Stored entries:
-=-=-

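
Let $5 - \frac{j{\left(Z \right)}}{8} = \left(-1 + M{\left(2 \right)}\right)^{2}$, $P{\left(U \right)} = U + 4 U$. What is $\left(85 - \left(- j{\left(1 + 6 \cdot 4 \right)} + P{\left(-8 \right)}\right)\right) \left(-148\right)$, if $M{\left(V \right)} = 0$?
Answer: $-23236$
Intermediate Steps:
$P{\left(U \right)} = 5 U$
$j{\left(Z \right)} = 32$ ($j{\left(Z \right)} = 40 - 8 \left(-1 + 0\right)^{2} = 40 - 8 \left(-1\right)^{2} = 40 - 8 = 32$)
$\left(85 - \left(- j{\left(1 + 6 \cdot 4 \right)} + P{\left(-8 \right)}\right)\right) \left(-148\right) = \left(85 - \left(-32 + 5 \left(-8\right)\right)\right) \left(-148\right) = \left(85 + \left(32 - -40\right)\right) \left(-148\right) = \left(85 + \left(32 + 40\right)\right) \left(-148\right) = \left(85 + 72\right) \left(-148\right) = 157 \left(-148\right) = -23236$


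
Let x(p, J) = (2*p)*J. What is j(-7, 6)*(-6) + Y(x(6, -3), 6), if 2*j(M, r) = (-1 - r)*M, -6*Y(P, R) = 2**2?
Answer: -443/3 ≈ -147.67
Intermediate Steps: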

-=-=-

* [Exercise prompt]:
Output the data in full, exactly as it stands.

* [Your response]:
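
Let $5 - \frac{j{\left(Z \right)}}{8} = \left(-1 + M{\left(2 \right)}\right)^{2}$, $P{\left(U \right)} = U + 4 U$. What is $\left(85 - \left(- j{\left(1 + 6 \cdot 4 \right)} + P{\left(-8 \right)}\right)\right) \left(-148\right)$, if $M{\left(V \right)} = 0$?
Answer: $-23236$
Intermediate Steps:
$P{\left(U \right)} = 5 U$
$j{\left(Z \right)} = 32$ ($j{\left(Z \right)} = 40 - 8 \left(-1 + 0\right)^{2} = 40 - 8 \left(-1\right)^{2} = 40 - 8 = 32$)
$\left(85 - \left(- j{\left(1 + 6 \cdot 4 \right)} + P{\left(-8 \right)}\right)\right) \left(-148\right) = \left(85 - \left(-32 + 5 \left(-8\right)\right)\right) \left(-148\right) = \left(85 + \left(32 - -40\right)\right) \left(-148\right) = \left(85 + \left(32 + 40\right)\right) \left(-148\right) = \left(85 + 72\right) \left(-148\right) = 157 \left(-148\right) = -23236$


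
Let x(p, J) = (2*p)*J. What is j(-7, 6)*(-6) + Y(x(6, -3), 6), if 2*j(M, r) = (-1 - r)*M, -6*Y(P, R) = 2**2?
Answer: -443/3 ≈ -147.67
Intermediate Steps: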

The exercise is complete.